WHAT IS EXPECTED: Select from the records below every line that has the word "network" in it.

SOURCE DATA:
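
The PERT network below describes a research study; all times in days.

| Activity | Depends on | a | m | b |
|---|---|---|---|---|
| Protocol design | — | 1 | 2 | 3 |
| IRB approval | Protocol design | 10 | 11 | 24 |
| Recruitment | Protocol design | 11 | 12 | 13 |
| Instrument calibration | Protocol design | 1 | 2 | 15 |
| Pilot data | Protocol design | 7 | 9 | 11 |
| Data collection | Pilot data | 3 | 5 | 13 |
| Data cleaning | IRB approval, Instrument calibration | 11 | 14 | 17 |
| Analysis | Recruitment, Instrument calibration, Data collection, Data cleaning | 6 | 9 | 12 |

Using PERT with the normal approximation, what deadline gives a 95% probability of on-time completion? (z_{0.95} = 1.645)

42.5 days

te_Protocol design = (1 + 4·2 + 3)/6 = 12/6 = 2; σ²_Protocol design = ((3−1)/6)² = 0.111
te_IRB approval = (10 + 4·11 + 24)/6 = 78/6 = 13; σ²_IRB approval = ((24−10)/6)² = 5.444
te_Recruitment = (11 + 4·12 + 13)/6 = 72/6 = 12; σ²_Recruitment = ((13−11)/6)² = 0.111
te_Instrument calibration = (1 + 4·2 + 15)/6 = 24/6 = 4; σ²_Instrument calibration = ((15−1)/6)² = 5.444
te_Pilot data = (7 + 4·9 + 11)/6 = 54/6 = 9; σ²_Pilot data = ((11−7)/6)² = 0.444
te_Data collection = (3 + 4·5 + 13)/6 = 36/6 = 6; σ²_Data collection = ((13−3)/6)² = 2.778
te_Data cleaning = (11 + 4·14 + 17)/6 = 84/6 = 14; σ²_Data cleaning = ((17−11)/6)² = 1.000
te_Analysis = (6 + 4·9 + 12)/6 = 54/6 = 9; σ²_Analysis = ((12−6)/6)² = 1.000

Forward pass:
ES_Protocol design = 0; EF_Protocol design = 2
ES_IRB approval = 2; EF_IRB approval = 2+13 = 15
ES_Recruitment = 2; EF_Recruitment = 2+12 = 14
ES_Instrument calibration = 2; EF_Instrument calibration = 2+4 = 6
ES_Pilot data = 2; EF_Pilot data = 2+9 = 11
ES_Data collection = 11; EF_Data collection = 11+6 = 17
ES_Data cleaning = max(EF_IRB approval=15, EF_Instrument calibration=6) = 15; EF_Data cleaning = 15+14 = 29
ES_Analysis = max(EF_Recruitment=14, EF_Instrument calibration=6, EF_Data collection=17, EF_Data cleaning=29) = 29; EF_Analysis = 29+9 = 38
Expected project duration μ = 38 days. Critical path: Protocol design → IRB approval → Data cleaning → Analysis.

Variance along critical path = 0.111 + 5.444 + 1.000 + 1.000 = 7.556; σ = 2.749 days.
D = μ + z·σ = 38 + 1.645·2.749 = 42.5 days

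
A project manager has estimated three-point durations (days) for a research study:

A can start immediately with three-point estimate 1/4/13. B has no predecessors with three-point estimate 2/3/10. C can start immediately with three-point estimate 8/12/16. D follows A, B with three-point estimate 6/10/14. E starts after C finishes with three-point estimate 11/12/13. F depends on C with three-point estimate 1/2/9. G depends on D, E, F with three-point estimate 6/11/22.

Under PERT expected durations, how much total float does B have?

10 days

te_A = (1 + 4·4 + 13)/6 = 30/6 = 5
te_B = (2 + 4·3 + 10)/6 = 24/6 = 4
te_C = (8 + 4·12 + 16)/6 = 72/6 = 12
te_D = (6 + 4·10 + 14)/6 = 60/6 = 10
te_E = (11 + 4·12 + 13)/6 = 72/6 = 12
te_F = (1 + 4·2 + 9)/6 = 18/6 = 3
te_G = (6 + 4·11 + 22)/6 = 72/6 = 12

Forward pass:
ES_A = 0; EF_A = 5
ES_B = 0; EF_B = 4
ES_C = 0; EF_C = 12
ES_D = max(EF_A=5, EF_B=4) = 5; EF_D = 5+10 = 15
ES_E = 12; EF_E = 12+12 = 24
ES_F = 12; EF_F = 12+3 = 15
ES_G = max(EF_D=15, EF_E=24, EF_F=15) = 24; EF_G = 24+12 = 36
Expected project duration μ = 36 days. Critical path: C → E → G.

Backward pass:
LF_G = 36; LS_G = 36−12 = 24
LF_F = LS_G = 24; LS_F = 24−3 = 21
LF_E = LS_G = 24; LS_E = 24−12 = 12
LF_D = LS_G = 24; LS_D = 24−10 = 14
LF_C = min(LS_E=12, LS_F=21) = 12; LS_C = 12−12 = 0
LF_B = LS_D = 14; LS_B = 14−4 = 10
LF_A = LS_D = 14; LS_A = 14−5 = 9
Slack_B = LS_B − ES_B = 10 − 0 = 10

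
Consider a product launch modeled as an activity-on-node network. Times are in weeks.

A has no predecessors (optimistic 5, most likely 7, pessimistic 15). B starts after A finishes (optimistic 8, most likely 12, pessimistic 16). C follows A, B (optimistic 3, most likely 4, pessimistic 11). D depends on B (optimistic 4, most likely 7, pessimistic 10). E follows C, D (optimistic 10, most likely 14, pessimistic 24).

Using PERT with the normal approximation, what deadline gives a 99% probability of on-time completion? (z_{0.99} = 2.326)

te_A = (5 + 4·7 + 15)/6 = 48/6 = 8; σ²_A = ((15−5)/6)² = 2.778
te_B = (8 + 4·12 + 16)/6 = 72/6 = 12; σ²_B = ((16−8)/6)² = 1.778
te_C = (3 + 4·4 + 11)/6 = 30/6 = 5; σ²_C = ((11−3)/6)² = 1.778
te_D = (4 + 4·7 + 10)/6 = 42/6 = 7; σ²_D = ((10−4)/6)² = 1.000
te_E = (10 + 4·14 + 24)/6 = 90/6 = 15; σ²_E = ((24−10)/6)² = 5.444

Forward pass:
ES_A = 0; EF_A = 8
ES_B = 8; EF_B = 8+12 = 20
ES_C = max(EF_A=8, EF_B=20) = 20; EF_C = 20+5 = 25
ES_D = 20; EF_D = 20+7 = 27
ES_E = max(EF_C=25, EF_D=27) = 27; EF_E = 27+15 = 42
Expected project duration μ = 42 weeks. Critical path: A → B → D → E.

Variance along critical path = 2.778 + 1.778 + 1.000 + 5.444 = 11.000; σ = 3.317 weeks.
D = μ + z·σ = 42 + 2.326·3.317 = 49.7 weeks

49.7 weeks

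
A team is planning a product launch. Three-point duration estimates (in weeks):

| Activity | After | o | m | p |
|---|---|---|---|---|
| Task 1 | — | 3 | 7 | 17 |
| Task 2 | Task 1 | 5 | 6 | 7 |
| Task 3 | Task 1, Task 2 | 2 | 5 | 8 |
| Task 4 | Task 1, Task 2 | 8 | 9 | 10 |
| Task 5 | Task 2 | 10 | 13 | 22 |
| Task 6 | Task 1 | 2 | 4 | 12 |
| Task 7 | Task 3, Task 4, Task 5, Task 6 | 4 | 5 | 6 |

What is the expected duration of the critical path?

te_Task 1 = (3 + 4·7 + 17)/6 = 48/6 = 8
te_Task 2 = (5 + 4·6 + 7)/6 = 36/6 = 6
te_Task 3 = (2 + 4·5 + 8)/6 = 30/6 = 5
te_Task 4 = (8 + 4·9 + 10)/6 = 54/6 = 9
te_Task 5 = (10 + 4·13 + 22)/6 = 84/6 = 14
te_Task 6 = (2 + 4·4 + 12)/6 = 30/6 = 5
te_Task 7 = (4 + 4·5 + 6)/6 = 30/6 = 5

Forward pass:
ES_Task 1 = 0; EF_Task 1 = 8
ES_Task 2 = 8; EF_Task 2 = 8+6 = 14
ES_Task 3 = max(EF_Task 1=8, EF_Task 2=14) = 14; EF_Task 3 = 14+5 = 19
ES_Task 4 = max(EF_Task 1=8, EF_Task 2=14) = 14; EF_Task 4 = 14+9 = 23
ES_Task 5 = 14; EF_Task 5 = 14+14 = 28
ES_Task 6 = 8; EF_Task 6 = 8+5 = 13
ES_Task 7 = max(EF_Task 3=19, EF_Task 4=23, EF_Task 5=28, EF_Task 6=13) = 28; EF_Task 7 = 28+5 = 33
Expected project duration μ = 33 weeks. Critical path: Task 1 → Task 2 → Task 5 → Task 7.

33 weeks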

EXERCISE SOLUTION:
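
The PERT network below describes a research study; all times in days.
Consider a product launch modeled as an activity-on-node network. Times are in weeks.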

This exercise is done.